◆ WORK TO BE COMPLETED ◆
Report how many lines in the records hold the string "undirected"; give the number and nothing else.
[[ RECORD EXCERPTS open ]]
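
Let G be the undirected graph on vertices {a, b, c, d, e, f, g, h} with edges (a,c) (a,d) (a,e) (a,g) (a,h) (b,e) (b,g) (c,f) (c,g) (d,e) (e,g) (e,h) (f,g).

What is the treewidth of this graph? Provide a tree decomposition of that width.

Treewidth 2.
Bags: B1 = {a, d, e}  B2 = {a, e, h}  B3 = {a, e, g}  B4 = {a, c, g}  B5 = {c, f, g}  B6 = {b, e, g}
Tree: B1–B2, B1–B3, B3–B4, B4–B5, B3–B6

Every bag has size at most 3, so the width is 3 − 1 = 2 and tw(G) ≤ 2. Conversely, {a, d, e} is a clique of size 3, and the vertices of any clique must share a bag in every tree decomposition; so some bag has ≥ 3 vertices and tw(G) ≥ 2. The upper and lower bounds meet at 2, so that is the treewidth.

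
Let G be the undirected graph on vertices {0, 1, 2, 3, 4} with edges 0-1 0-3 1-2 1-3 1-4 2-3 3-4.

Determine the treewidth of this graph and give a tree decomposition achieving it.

Treewidth 2.
One optimal decomposition is:
Bags: B1 = {1, 2, 3}  B2 = {1, 3, 4}  B3 = {0, 1, 3}
Tree: B1–B2, B2–B3

Every bag has size at most 3, so the width is 3 − 1 = 2 and tw(G) ≤ 2. Conversely, {0, 1, 3} is a clique of size 3, and the vertices of any clique must share a bag in every tree decomposition; so some bag has ≥ 3 vertices and tw(G) ≥ 2. Hence tw(G) = 2 exactly.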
[[ RECORD EXCERPTS closed ]]
◆ RESULT ◆
2